*MATERIAL PROVIDED*
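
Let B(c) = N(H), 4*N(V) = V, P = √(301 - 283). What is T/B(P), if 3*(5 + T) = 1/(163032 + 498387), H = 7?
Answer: -39685136/13889799 ≈ -2.8571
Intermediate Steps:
T = -9921284/1984257 (T = -5 + 1/(3*(163032 + 498387)) = -5 + (⅓)/661419 = -5 + (⅓)*(1/661419) = -5 + 1/1984257 = -9921284/1984257 ≈ -5.0000)
P = 3*√2 (P = √18 = 3*√2 ≈ 4.2426)
N(V) = V/4
B(c) = 7/4 (B(c) = (¼)*7 = 7/4)
T/B(P) = -9921284/(1984257*7/4) = -9921284/1984257*4/7 = -39685136/13889799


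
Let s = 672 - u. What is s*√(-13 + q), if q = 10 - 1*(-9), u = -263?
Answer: 935*√6 ≈ 2290.3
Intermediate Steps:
q = 19 (q = 10 + 9 = 19)
s = 935 (s = 672 - 1*(-263) = 672 + 263 = 935)
s*√(-13 + q) = 935*√(-13 + 19) = 935*√6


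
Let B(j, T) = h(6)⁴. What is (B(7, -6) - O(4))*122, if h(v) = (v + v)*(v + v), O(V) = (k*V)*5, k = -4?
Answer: 52457776672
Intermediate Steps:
O(V) = -20*V (O(V) = -4*V*5 = -20*V)
h(v) = 4*v² (h(v) = (2*v)*(2*v) = 4*v²)
B(j, T) = 429981696 (B(j, T) = (4*6²)⁴ = (4*36)⁴ = 144⁴ = 429981696)
(B(7, -6) - O(4))*122 = (429981696 - (-20)*4)*122 = (429981696 - 1*(-80))*122 = (429981696 + 80)*122 = 429981776*122 = 52457776672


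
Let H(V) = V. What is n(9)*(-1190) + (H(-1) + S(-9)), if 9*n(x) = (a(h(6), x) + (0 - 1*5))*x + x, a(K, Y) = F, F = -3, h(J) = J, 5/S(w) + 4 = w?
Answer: 108272/13 ≈ 8328.6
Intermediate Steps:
S(w) = 5/(-4 + w)
a(K, Y) = -3
n(x) = -7*x/9 (n(x) = ((-3 + (0 - 1*5))*x + x)/9 = ((-3 + (0 - 5))*x + x)/9 = ((-3 - 5)*x + x)/9 = (-8*x + x)/9 = (-7*x)/9 = -7*x/9)
n(9)*(-1190) + (H(-1) + S(-9)) = -7/9*9*(-1190) + (-1 + 5/(-4 - 9)) = -7*(-1190) + (-1 + 5/(-13)) = 8330 + (-1 + 5*(-1/13)) = 8330 + (-1 - 5/13) = 8330 - 18/13 = 108272/13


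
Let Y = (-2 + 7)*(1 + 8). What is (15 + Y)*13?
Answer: 780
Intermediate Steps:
Y = 45 (Y = 5*9 = 45)
(15 + Y)*13 = (15 + 45)*13 = 60*13 = 780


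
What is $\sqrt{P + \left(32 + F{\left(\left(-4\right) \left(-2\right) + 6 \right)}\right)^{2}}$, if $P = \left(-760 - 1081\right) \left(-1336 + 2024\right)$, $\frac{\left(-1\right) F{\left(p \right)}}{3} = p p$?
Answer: $4 i \sqrt{59842} \approx 978.5 i$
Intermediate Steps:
$F{\left(p \right)} = - 3 p^{2}$ ($F{\left(p \right)} = - 3 p p = - 3 p^{2}$)
$P = -1266608$ ($P = \left(-1841\right) 688 = -1266608$)
$\sqrt{P + \left(32 + F{\left(\left(-4\right) \left(-2\right) + 6 \right)}\right)^{2}} = \sqrt{-1266608 + \left(32 - 3 \left(\left(-4\right) \left(-2\right) + 6\right)^{2}\right)^{2}} = \sqrt{-1266608 + \left(32 - 3 \left(8 + 6\right)^{2}\right)^{2}} = \sqrt{-1266608 + \left(32 - 3 \cdot 14^{2}\right)^{2}} = \sqrt{-1266608 + \left(32 - 588\right)^{2}} = \sqrt{-1266608 + \left(-556\right)^{2}} = \sqrt{-1266608 + 309136} = \sqrt{-957472} = 4 i \sqrt{59842}$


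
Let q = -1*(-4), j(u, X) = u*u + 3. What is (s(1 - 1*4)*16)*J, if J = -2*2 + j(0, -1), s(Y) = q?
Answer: -64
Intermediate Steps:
j(u, X) = 3 + u² (j(u, X) = u² + 3 = 3 + u²)
q = 4
s(Y) = 4
J = -1 (J = -2*2 + (3 + 0²) = -4 + (3 + 0) = -4 + 3 = -1)
(s(1 - 1*4)*16)*J = (4*16)*(-1) = 64*(-1) = -64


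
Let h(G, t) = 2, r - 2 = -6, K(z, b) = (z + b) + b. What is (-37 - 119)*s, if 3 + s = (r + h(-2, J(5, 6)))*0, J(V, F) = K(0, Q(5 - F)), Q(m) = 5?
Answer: 468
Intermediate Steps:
K(z, b) = z + 2*b (K(z, b) = (b + z) + b = z + 2*b)
r = -4 (r = 2 - 6 = -4)
J(V, F) = 10 (J(V, F) = 0 + 2*5 = 0 + 10 = 10)
s = -3 (s = -3 + (-4 + 2)*0 = -3 - 2*0 = -3 + 0 = -3)
(-37 - 119)*s = (-37 - 119)*(-3) = -156*(-3) = 468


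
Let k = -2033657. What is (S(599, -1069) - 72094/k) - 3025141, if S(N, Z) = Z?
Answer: -6154273077876/2033657 ≈ -3.0262e+6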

*PROBLEM*
Extract each line from the entries above that contains the string "What".

*RESULT FOR THIS TASK*
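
Let B(c) = N(H), 4*N(V) = V, P = √(301 - 283). What is T/B(P), if 3*(5 + T) = 1/(163032 + 498387), H = 7?
Let s = 672 - u. What is s*√(-13 + q), if q = 10 - 1*(-9), u = -263?
Let B(j, T) = h(6)⁴. What is (B(7, -6) - O(4))*122, if h(v) = (v + v)*(v + v), O(V) = (k*V)*5, k = -4?
Let H(V) = V. What is n(9)*(-1190) + (H(-1) + S(-9)), if 9*n(x) = (a(h(6), x) + (0 - 1*5))*x + x, a(K, Y) = F, F = -3, h(J) = J, 5/S(w) + 4 = w?
Let Y = (-2 + 7)*(1 + 8). What is (15 + Y)*13?
What is $\sqrt{P + \left(32 + F{\left(\left(-4\right) \left(-2\right) + 6 \right)}\right)^{2}}$, if $P = \left(-760 - 1081\right) \left(-1336 + 2024\right)$, $\frac{\left(-1\right) F{\left(p \right)}}{3} = p p$?
Let q = -1*(-4), j(u, X) = u*u + 3. What is (s(1 - 1*4)*16)*J, if J = -2*2 + j(0, -1), s(Y) = q?
Let h(G, t) = 2, r - 2 = -6, K(z, b) = (z + b) + b. What is (-37 - 119)*s, if 3 + s = (r + h(-2, J(5, 6)))*0, J(V, F) = K(0, Q(5 - F)), Q(m) = 5?
Let k = -2033657. What is (S(599, -1069) - 72094/k) - 3025141, if S(N, Z) = Z?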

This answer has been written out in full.